What is being asked => The lines to reproduce run from the first one below to the line containing "IntegTest: 8 seconds;", both included. Reproduce them exactly and nothing else.
*** Opening Input material ***
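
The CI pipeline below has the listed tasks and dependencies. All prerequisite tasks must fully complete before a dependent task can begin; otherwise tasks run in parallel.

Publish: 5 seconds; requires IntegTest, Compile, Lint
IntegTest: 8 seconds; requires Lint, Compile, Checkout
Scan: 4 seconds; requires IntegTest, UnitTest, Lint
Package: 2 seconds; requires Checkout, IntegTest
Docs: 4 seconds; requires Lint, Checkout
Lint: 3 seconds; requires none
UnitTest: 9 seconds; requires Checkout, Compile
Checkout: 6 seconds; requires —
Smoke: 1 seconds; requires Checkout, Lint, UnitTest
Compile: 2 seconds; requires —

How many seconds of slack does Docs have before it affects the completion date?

9

Checkout→UnitTest→Scan = 6+9+4 = 19 sets the makespan at 19 seconds.
Docs finishes as early as 10 and must finish by 19.
So Docs can slip 19 − 10 = 9 seconds.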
*** Closing Input material ***
Response to the task =>
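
The CI pipeline below has the listed tasks and dependencies. All prerequisite tasks must fully complete before a dependent task can begin; otherwise tasks run in parallel.

Publish: 5 seconds; requires IntegTest, Compile, Lint
IntegTest: 8 seconds; requires Lint, Compile, Checkout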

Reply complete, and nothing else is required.